===== DATASET RECORDS
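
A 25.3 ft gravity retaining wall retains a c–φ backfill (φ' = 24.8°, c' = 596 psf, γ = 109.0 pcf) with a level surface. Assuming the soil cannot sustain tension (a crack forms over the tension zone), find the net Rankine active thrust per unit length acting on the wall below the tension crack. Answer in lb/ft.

1500 lb/ft

K_a = 0.4090; √K_a = 0.6395.
Tension-crack depth z_c = 2c/(γ√K_a) = 2×596/(109.0×0.6395) = 17.10 ft.
σ_a at base = K_a γ H − 2c√K_a = 0.4090×109.0×25.3 − 2×596×0.6395 = 365.6 psf.
P_a = ½ × 365.6 × (H − z_c) = 0.5×365.6×8.200 = 1499 lb/ft.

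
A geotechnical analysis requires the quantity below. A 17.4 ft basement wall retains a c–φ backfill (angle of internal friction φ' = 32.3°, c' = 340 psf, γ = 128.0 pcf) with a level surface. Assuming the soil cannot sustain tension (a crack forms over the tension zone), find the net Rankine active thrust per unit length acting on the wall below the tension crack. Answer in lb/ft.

1170 lb/ft

K_a = 0.3035; √K_a = 0.5509.
Tension-crack depth z_c = 2c/(γ√K_a) = 2×340/(128.0×0.5509) = 9.643 ft.
σ_a at base = K_a γ H − 2c√K_a = 0.3035×128.0×17.4 − 2×340×0.5509 = 301.3 psf.
P_a = ½ × 301.3 × (H − z_c) = 0.5×301.3×7.757 = 1169 lb/ft.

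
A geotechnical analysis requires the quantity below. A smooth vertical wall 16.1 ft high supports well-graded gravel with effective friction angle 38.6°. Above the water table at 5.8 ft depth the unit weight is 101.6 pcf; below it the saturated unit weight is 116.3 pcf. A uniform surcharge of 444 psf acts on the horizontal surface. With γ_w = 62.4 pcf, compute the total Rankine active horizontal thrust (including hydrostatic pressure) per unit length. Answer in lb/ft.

K_a = tan²(45° − φ/2) = 0.2316.
γ' = 116.3 − 62.4 = 53.90 pcf. h₂ = H − d_w = 10.3 ft.
σ'_h: at surface K_a·q = 102.8; at WT K_a(q+γd_w) = 239.3; at base K_a(q+γd_w+γ'h₂) = 367.9 psf.
P₁ = ½(102.8+239.3)×5.8 = 992.3; P₂ = ½(239.3+367.9)×10.3 = 3127; P_w = ½γ_w h₂² = 3310.
Total = 992.3+3127+3310 = 7430 lb/ft.

7430 lb/ft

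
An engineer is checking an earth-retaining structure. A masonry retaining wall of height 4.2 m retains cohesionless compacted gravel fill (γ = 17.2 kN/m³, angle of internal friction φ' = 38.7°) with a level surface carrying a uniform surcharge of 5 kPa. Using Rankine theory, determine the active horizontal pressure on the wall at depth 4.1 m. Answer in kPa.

K_a = (1 − sin φ)/(1 + sin φ) = 0.2306.
σ_v = γz + q = 17.2 × 4.1 + 5 = 75.52 kPa.
σ_h = K_a σ_v = 0.2306 × 75.52 = 17.41 kPa.

17.4 kPa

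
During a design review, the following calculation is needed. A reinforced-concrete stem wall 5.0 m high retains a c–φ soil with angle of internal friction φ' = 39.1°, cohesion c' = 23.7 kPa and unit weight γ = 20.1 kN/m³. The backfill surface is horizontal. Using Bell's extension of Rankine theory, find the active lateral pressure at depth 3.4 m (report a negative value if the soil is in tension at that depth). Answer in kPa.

-7.08 kPa

K_a = (1 − sin φ)/(1 + sin φ) = 0.2265.
σ_a = K_a γ z − 2c√K_a = 0.2265×20.1×3.4 − 2×23.7×0.4759 = -7.080 kPa.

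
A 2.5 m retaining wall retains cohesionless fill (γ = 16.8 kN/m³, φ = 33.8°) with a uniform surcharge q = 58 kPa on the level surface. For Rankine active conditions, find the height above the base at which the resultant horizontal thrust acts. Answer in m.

1.14 m

K_a = 0.2851.
Triangular part P₁ = ½K_aγH² = 14.97 at H/3 = 0.8333 m; rectangular part P₂ = K_a q H = 41.34 at H/2 = 1.250 m.
ȳ = (P₁·0.8333 + P₂·1.250)/(P₁+P₂) = 1.139 m.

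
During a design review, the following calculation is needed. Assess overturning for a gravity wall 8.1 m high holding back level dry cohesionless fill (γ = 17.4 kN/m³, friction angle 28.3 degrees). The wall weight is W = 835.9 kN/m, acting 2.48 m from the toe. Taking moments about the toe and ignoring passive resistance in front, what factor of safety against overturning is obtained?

K_a = tan²(45° − 28.3°/2) = 0.3568.
P_a = ½K_aγH² = 0.5×0.3568×17.4×8.1² = 203.6 kN/m, acting at H/3 = 2.700 m above the base.
Overturning moment M_o = P_a × H/3 = 203.6 × 2.700 = 549.8.
Resisting moment M_r = W × 2.48 = 835.9 × 2.48 = 2073.
FS_overturning = M_r/M_o = 2073/549.8 = 3.770.

3.77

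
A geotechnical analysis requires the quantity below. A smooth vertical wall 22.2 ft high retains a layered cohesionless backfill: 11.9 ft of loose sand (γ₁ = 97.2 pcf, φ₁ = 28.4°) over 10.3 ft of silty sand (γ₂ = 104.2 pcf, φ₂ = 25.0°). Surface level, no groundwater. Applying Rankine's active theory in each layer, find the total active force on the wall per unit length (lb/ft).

9520 lb/ft

K_a1 = tan²(45°−28.4°/2) = 0.3554; K_a2 = tan²(45°−25.0°/2) = 0.4059.
Layer 1: σ at base = K_a1 γ₁ h₁ = 411.0 psf; P₁ = ½×411.0×11.9 = 2446.
Layer 2: σ_v at top = γ₁h₁ = 1157; σ_h top = K_a2×1157 = 469.4; σ_h base = K_a2×(1157+104.2×10.3) = 905.0.
P₂ = ½(469.4+905.0)×10.3 = 7079. Total P_a = 2446+7079 = 9524 lb/ft.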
==========
Each entry is to be retyped precisely as it stands.

- YOUR SOLUTION
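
A 25.3 ft gravity retaining wall retains a c–φ backfill (φ' = 24.8°, c' = 596 psf, γ = 109.0 pcf) with a level surface. Assuming the soil cannot sustain tension (a crack forms over the tension zone), find the net Rankine active thrust per unit length acting on the wall below the tension crack. Answer in lb/ft.

1500 lb/ft

K_a = 0.4090; √K_a = 0.6395.
Tension-crack depth z_c = 2c/(γ√K_a) = 2×596/(109.0×0.6395) = 17.10 ft.
σ_a at base = K_a γ H − 2c√K_a = 0.4090×109.0×25.3 − 2×596×0.6395 = 365.6 psf.
P_a = ½ × 365.6 × (H − z_c) = 0.5×365.6×8.200 = 1499 lb/ft.

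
A geotechnical analysis requires the quantity below. A 17.4 ft basement wall retains a c–φ backfill (angle of internal friction φ' = 32.3°, c' = 340 psf, γ = 128.0 pcf) with a level surface. Assuming the soil cannot sustain tension (a crack forms over the tension zone), find the net Rankine active thrust per unit length acting on the wall below the tension crack. Answer in lb/ft.

1170 lb/ft

K_a = 0.3035; √K_a = 0.5509.
Tension-crack depth z_c = 2c/(γ√K_a) = 2×340/(128.0×0.5509) = 9.643 ft.
σ_a at base = K_a γ H − 2c√K_a = 0.3035×128.0×17.4 − 2×340×0.5509 = 301.3 psf.
P_a = ½ × 301.3 × (H − z_c) = 0.5×301.3×7.757 = 1169 lb/ft.

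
A geotechnical analysis requires the quantity below. A smooth vertical wall 16.1 ft high supports well-graded gravel with effective friction angle 38.6°. Above the water table at 5.8 ft depth the unit weight is 101.6 pcf; below it the saturated unit weight is 116.3 pcf. A uniform surcharge of 444 psf acts on the horizontal surface. With γ_w = 62.4 pcf, compute the total Rankine active horizontal thrust (including hydrostatic pressure) per unit length. Answer in lb/ft.

K_a = tan²(45° − φ/2) = 0.2316.
γ' = 116.3 − 62.4 = 53.90 pcf. h₂ = H − d_w = 10.3 ft.
σ'_h: at surface K_a·q = 102.8; at WT K_a(q+γd_w) = 239.3; at base K_a(q+γd_w+γ'h₂) = 367.9 psf.
P₁ = ½(102.8+239.3)×5.8 = 992.3; P₂ = ½(239.3+367.9)×10.3 = 3127; P_w = ½γ_w h₂² = 3310.
Total = 992.3+3127+3310 = 7430 lb/ft.

7430 lb/ft

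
An engineer is checking an earth-retaining structure. A masonry retaining wall of height 4.2 m retains cohesionless compacted gravel fill (γ = 17.2 kN/m³, angle of internal friction φ' = 38.7°) with a level surface carrying a uniform surcharge of 5 kPa. Using Rankine theory, determine the active horizontal pressure on the wall at depth 4.1 m. Answer in kPa.

K_a = (1 − sin φ)/(1 + sin φ) = 0.2306.
σ_v = γz + q = 17.2 × 4.1 + 5 = 75.52 kPa.
σ_h = K_a σ_v = 0.2306 × 75.52 = 17.41 kPa.

17.4 kPa

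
During a design review, the following calculation is needed. A reinforced-concrete stem wall 5.0 m high retains a c–φ soil with angle of internal friction φ' = 39.1°, cohesion c' = 23.7 kPa and unit weight γ = 20.1 kN/m³. The backfill surface is horizontal. Using Bell's extension of Rankine theory, find the active lateral pressure at depth 3.4 m (report a negative value if the soil is in tension at that depth). Answer in kPa.

-7.08 kPa

K_a = (1 − sin φ)/(1 + sin φ) = 0.2265.
σ_a = K_a γ z − 2c√K_a = 0.2265×20.1×3.4 − 2×23.7×0.4759 = -7.080 kPa.

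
A 2.5 m retaining wall retains cohesionless fill (γ = 16.8 kN/m³, φ = 33.8°) with a uniform surcharge q = 58 kPa on the level surface. For Rankine active conditions, find the height above the base at which the resultant horizontal thrust acts. Answer in m.

1.14 m

K_a = 0.2851.
Triangular part P₁ = ½K_aγH² = 14.97 at H/3 = 0.8333 m; rectangular part P₂ = K_a q H = 41.34 at H/2 = 1.250 m.
ȳ = (P₁·0.8333 + P₂·1.250)/(P₁+P₂) = 1.139 m.

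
During a design review, the following calculation is needed. Assess overturning for a gravity wall 8.1 m high holding back level dry cohesionless fill (γ = 17.4 kN/m³, friction angle 28.3 degrees). The wall weight is W = 835.9 kN/m, acting 2.48 m from the toe. Taking moments about the toe and ignoring passive resistance in front, what factor of safety against overturning is obtained?

K_a = tan²(45° − 28.3°/2) = 0.3568.
P_a = ½K_aγH² = 0.5×0.3568×17.4×8.1² = 203.6 kN/m, acting at H/3 = 2.700 m above the base.
Overturning moment M_o = P_a × H/3 = 203.6 × 2.700 = 549.8.
Resisting moment M_r = W × 2.48 = 835.9 × 2.48 = 2073.
FS_overturning = M_r/M_o = 2073/549.8 = 3.770.

3.77

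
A geotechnical analysis requires the quantity below. A smooth vertical wall 22.2 ft high retains a layered cohesionless backfill: 11.9 ft of loose sand (γ₁ = 97.2 pcf, φ₁ = 28.4°) over 10.3 ft of silty sand (γ₂ = 104.2 pcf, φ₂ = 25.0°). Surface level, no groundwater. Applying Rankine's active theory in each layer, find the total active force on the wall per unit length (lb/ft).

9520 lb/ft

K_a1 = tan²(45°−28.4°/2) = 0.3554; K_a2 = tan²(45°−25.0°/2) = 0.4059.
Layer 1: σ at base = K_a1 γ₁ h₁ = 411.0 psf; P₁ = ½×411.0×11.9 = 2446.
Layer 2: σ_v at top = γ₁h₁ = 1157; σ_h top = K_a2×1157 = 469.4; σ_h base = K_a2×(1157+104.2×10.3) = 905.0.
P₂ = ½(469.4+905.0)×10.3 = 7079. Total P_a = 2446+7079 = 9524 lb/ft.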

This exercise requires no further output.